Transcribe each record below word for word.

•••

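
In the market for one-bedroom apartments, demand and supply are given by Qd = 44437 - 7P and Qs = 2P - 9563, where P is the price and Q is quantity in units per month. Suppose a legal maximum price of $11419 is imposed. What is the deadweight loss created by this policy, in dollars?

0

In a free market, 44437 - 7P = 2P - 9563 gives the equilibrium P* = 6000, Q* = 2437.
Since 11419 is above P* = 6000, the ceiling does not bind and the free-market outcome prevails.
Since the control does not bind, no trades are prevented and deadweight loss is zero.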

•••

*PROBLEM SOLUTION:*
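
In the market for one-bedroom apartments, demand and supply are given by Qd = 44437 - 7P and Qs = 2P - 9563, where P is the price and Q is quantity in units per month. Suppose a legal maximum price of $11419 is imposed. What is the deadweight loss created by this policy, in dollars?

0

In a free market, 44437 - 7P = 2P - 9563 gives the equilibrium P* = 6000, Q* = 2437.
Since 11419 is above P* = 6000, the ceiling does not bind and the free-market outcome prevails.
Since the control does not bind, no trades are prevented and deadweight loss is zero.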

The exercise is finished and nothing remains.